[[ SUPPLIED ENTRIES, beginning ]]

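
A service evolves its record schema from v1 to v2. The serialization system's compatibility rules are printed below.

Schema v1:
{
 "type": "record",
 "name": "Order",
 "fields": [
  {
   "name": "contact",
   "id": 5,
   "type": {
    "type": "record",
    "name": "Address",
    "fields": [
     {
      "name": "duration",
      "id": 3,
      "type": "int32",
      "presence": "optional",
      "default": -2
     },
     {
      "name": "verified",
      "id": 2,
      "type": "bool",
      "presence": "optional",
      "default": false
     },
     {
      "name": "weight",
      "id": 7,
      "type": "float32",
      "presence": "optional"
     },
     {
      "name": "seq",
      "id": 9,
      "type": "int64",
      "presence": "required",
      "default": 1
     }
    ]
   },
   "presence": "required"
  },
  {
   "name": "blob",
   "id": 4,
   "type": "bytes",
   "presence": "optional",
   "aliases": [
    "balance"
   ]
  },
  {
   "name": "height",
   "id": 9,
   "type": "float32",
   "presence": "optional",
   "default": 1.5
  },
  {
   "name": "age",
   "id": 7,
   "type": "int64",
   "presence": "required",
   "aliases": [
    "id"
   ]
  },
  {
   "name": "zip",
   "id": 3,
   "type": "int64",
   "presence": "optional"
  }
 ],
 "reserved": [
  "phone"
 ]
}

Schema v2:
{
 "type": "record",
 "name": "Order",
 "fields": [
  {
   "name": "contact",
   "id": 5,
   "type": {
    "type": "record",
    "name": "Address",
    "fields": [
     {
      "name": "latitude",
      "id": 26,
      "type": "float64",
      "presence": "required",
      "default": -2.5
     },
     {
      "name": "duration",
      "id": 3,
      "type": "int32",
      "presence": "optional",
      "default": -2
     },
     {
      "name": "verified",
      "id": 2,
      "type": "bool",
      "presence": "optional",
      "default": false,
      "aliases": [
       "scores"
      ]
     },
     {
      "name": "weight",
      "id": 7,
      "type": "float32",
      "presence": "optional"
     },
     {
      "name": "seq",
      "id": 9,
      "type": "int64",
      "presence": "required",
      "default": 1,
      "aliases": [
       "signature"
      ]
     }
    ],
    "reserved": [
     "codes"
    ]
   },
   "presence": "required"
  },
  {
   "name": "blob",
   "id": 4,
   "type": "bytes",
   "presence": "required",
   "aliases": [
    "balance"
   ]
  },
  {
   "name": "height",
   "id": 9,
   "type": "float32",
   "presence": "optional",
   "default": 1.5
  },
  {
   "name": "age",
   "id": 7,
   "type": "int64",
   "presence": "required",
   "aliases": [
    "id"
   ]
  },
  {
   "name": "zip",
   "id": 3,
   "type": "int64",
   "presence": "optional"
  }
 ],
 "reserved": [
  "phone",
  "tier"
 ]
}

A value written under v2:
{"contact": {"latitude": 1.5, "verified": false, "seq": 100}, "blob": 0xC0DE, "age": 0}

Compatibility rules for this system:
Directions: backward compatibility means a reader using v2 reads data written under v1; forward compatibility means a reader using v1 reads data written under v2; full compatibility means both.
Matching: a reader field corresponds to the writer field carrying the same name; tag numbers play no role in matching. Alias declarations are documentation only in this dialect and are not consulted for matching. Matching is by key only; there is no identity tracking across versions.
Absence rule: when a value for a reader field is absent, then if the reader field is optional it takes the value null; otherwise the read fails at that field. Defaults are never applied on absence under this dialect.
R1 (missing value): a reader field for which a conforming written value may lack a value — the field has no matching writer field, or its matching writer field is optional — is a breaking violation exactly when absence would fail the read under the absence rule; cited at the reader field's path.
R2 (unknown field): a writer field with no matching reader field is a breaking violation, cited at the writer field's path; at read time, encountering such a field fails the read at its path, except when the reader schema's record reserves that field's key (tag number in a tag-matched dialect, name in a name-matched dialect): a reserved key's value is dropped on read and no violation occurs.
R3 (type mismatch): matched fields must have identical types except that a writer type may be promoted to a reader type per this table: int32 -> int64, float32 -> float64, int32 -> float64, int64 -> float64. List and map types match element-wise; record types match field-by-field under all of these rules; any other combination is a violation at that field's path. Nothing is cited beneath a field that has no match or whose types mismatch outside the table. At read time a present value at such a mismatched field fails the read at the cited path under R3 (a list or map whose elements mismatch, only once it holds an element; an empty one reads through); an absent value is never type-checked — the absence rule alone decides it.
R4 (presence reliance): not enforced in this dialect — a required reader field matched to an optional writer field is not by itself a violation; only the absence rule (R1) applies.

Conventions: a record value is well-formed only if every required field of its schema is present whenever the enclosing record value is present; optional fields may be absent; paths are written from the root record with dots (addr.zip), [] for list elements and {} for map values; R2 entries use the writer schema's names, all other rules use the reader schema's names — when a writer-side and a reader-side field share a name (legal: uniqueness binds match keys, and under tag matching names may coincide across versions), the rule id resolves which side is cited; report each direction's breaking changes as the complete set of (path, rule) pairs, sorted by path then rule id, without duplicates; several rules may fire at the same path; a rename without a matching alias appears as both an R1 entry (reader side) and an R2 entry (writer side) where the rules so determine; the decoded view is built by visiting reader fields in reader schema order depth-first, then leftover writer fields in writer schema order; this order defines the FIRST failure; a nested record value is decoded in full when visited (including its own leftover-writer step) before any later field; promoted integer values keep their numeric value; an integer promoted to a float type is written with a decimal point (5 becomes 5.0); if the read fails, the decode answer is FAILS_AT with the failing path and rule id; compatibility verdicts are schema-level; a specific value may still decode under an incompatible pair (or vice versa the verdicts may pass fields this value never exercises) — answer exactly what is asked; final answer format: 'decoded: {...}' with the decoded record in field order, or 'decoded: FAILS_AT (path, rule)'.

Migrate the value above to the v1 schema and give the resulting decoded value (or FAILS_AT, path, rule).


the writer's type comes first in each Order pair
migrating the Order value to v1:
  contact.duration := null (not supplied -> null)
  contact.verified := false
  contact.weight := null (not supplied -> null)
  contact.seq := 100
  read fails at contact.latitude under R2 (unknown field)
  => FAILS_AT (contact.latitude, R2)
the other Order changes do not affect what is asked:
  field blob in record Order: optional changed to required -> shifts the Order verdicts, not this decode

decoded: FAILS_AT (contact.latitude, R2)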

[[ SUPPLIED ENTRIES, end ]]

WHAT TO WORK ON =
All of the data above is to be transcribed without alteration.

ANSWER TO THIS PROBLEM =
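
A service evolves its record schema from v1 to v2. The serialization system's compatibility rules are printed below.

Schema v1:
{
 "type": "record",
 "name": "Order",
 "fields": [
  {
   "name": "contact",
   "id": 5,
   "type": {
    "type": "record",
    "name": "Address",
    "fields": [
     {
      "name": "duration",
      "id": 3,
      "type": "int32",
      "presence": "optional",
      "default": -2
     },
     {
      "name": "verified",
      "id": 2,
      "type": "bool",
      "presence": "optional",
      "default": false
     },
     {
      "name": "weight",
      "id": 7,
      "type": "float32",
      "presence": "optional"
     },
     {
      "name": "seq",
      "id": 9,
      "type": "int64",
      "presence": "required",
      "default": 1
     }
    ]
   },
   "presence": "required"
  },
  {
   "name": "blob",
   "id": 4,
   "type": "bytes",
   "presence": "optional",
   "aliases": [
    "balance"
   ]
  },
  {
   "name": "height",
   "id": 9,
   "type": "float32",
   "presence": "optional",
   "default": 1.5
  },
  {
   "name": "age",
   "id": 7,
   "type": "int64",
   "presence": "required",
   "aliases": [
    "id"
   ]
  },
  {
   "name": "zip",
   "id": 3,
   "type": "int64",
   "presence": "optional"
  }
 ],
 "reserved": [
  "phone"
 ]
}

Schema v2:
{
 "type": "record",
 "name": "Order",
 "fields": [
  {
   "name": "contact",
   "id": 5,
   "type": {
    "type": "record",
    "name": "Address",
    "fields": [
     {
      "name": "latitude",
      "id": 26,
      "type": "float64",
      "presence": "required",
      "default": -2.5
     },
     {
      "name": "duration",
      "id": 3,
      "type": "int32",
      "presence": "optional",
      "default": -2
     },
     {
      "name": "verified",
      "id": 2,
      "type": "bool",
      "presence": "optional",
      "default": false,
      "aliases": [
       "scores"
      ]
     },
     {
      "name": "weight",
      "id": 7,
      "type": "float32",
      "presence": "optional"
     },
     {
      "name": "seq",
      "id": 9,
      "type": "int64",
      "presence": "required",
      "default": 1,
      "aliases": [
       "signature"
      ]
     }
    ],
    "reserved": [
     "codes"
    ]
   },
   "presence": "required"
  },
  {
   "name": "blob",
   "id": 4,
   "type": "bytes",
   "presence": "required",
   "aliases": [
    "balance"
   ]
  },
  {
   "name": "height",
   "id": 9,
   "type": "float32",
   "presence": "optional",
   "default": 1.5
  },
  {
   "name": "age",
   "id": 7,
   "type": "int64",
   "presence": "required",
   "aliases": [
    "id"
   ]
  },
  {
   "name": "zip",
   "id": 3,
   "type": "int64",
   "presence": "optional"
  }
 ],
 "reserved": [
  "phone",
  "tier"
 ]
}

A value written under v2:
{"contact": {"latitude": 1.5, "verified": false, "seq": 100}, "blob": 0xC0DE, "age": 0}

Compatibility rules for this system:
Directions: backward compatibility means a reader using v2 reads data written under v1; forward compatibility means a reader using v1 reads data written under v2; full compatibility means both.
Matching: a reader field corresponds to the writer field carrying the same name; tag numbers play no role in matching. Alias declarations are documentation only in this dialect and are not consulted for matching. Matching is by key only; there is no identity tracking across versions.
Absence rule: when a value for a reader field is absent, then if the reader field is optional it takes the value null; otherwise the read fails at that field. Defaults are never applied on absence under this dialect.
R1 (missing value): a reader field for which a conforming written value may lack a value — the field has no matching writer field, or its matching writer field is optional — is a breaking violation exactly when absence would fail the read under the absence rule; cited at the reader field's path.
R2 (unknown field): a writer field with no matching reader field is a breaking violation, cited at the writer field's path; at read time, encountering such a field fails the read at its path, except when the reader schema's record reserves that field's key (tag number in a tag-matched dialect, name in a name-matched dialect): a reserved key's value is dropped on read and no violation occurs.
R3 (type mismatch): matched fields must have identical types except that a writer type may be promoted to a reader type per this table: int32 -> int64, float32 -> float64, int32 -> float64, int64 -> float64. List and map types match element-wise; record types match field-by-field under all of these rules; any other combination is a violation at that field's path. Nothing is cited beneath a field that has no match or whose types mismatch outside the table. At read time a present value at such a mismatched field fails the read at the cited path under R3 (a list or map whose elements mismatch, only once it holds an element; an empty one reads through); an absent value is never type-checked — the absence rule alone decides it.
R4 (presence reliance): not enforced in this dialect — a required reader field matched to an optional writer field is not by itself a violation; only the absence rule (R1) applies.

Conventions: a record value is well-formed only if every required field of its schema is present whenever the enclosing record value is present; optional fields may be absent; paths are written from the root record with dots (addr.zip), [] for list elements and {} for map values; R2 entries use the writer schema's names, all other rules use the reader schema's names — when a writer-side and a reader-side field share a name (legal: uniqueness binds match keys, and under tag matching names may coincide across versions), the rule id resolves which side is cited; report each direction's breaking changes as the complete set of (path, rule) pairs, sorted by path then rule id, without duplicates; several rules may fire at the same path; a rename without a matching alias appears as both an R1 entry (reader side) and an R2 entry (writer side) where the rules so determine; the decoded view is built by visiting reader fields in reader schema order depth-first, then leftover writer fields in writer schema order; this order defines the FIRST failure; a nested record value is decoded in full when visited (including its own leftover-writer step) before any later field; promoted integer values keep their numeric value; an integer promoted to a float type is written with a decimal point (5 becomes 5.0); if the read fails, the decode answer is FAILS_AT with the failing path and rule id; compatibility verdicts are schema-level; a specific value may still decode under an incompatible pair (or vice versa the verdicts may pass fields this value never exercises) — answer exactly what is asked; final answer format: 'decoded: {...}' with the decoded record in field order, or 'decoded: FAILS_AT (path, rule)'.

Migrate the value above to the v1 schema and give the resulting decoded value (or FAILS_AT, path, rule).


the writer's type comes first in each Order pair
migrating the Order value to v1:
  contact.duration := null (not supplied -> null)
  contact.verified := false
  contact.weight := null (not supplied -> null)
  contact.seq := 100
  read fails at contact.latitude under R2 (unknown field)
  => FAILS_AT (contact.latitude, R2)
the other Order changes do not affect what is asked:
  field blob in record Order: optional changed to required -> shifts the Order verdicts, not this decode

decoded: FAILS_AT (contact.latitude, R2)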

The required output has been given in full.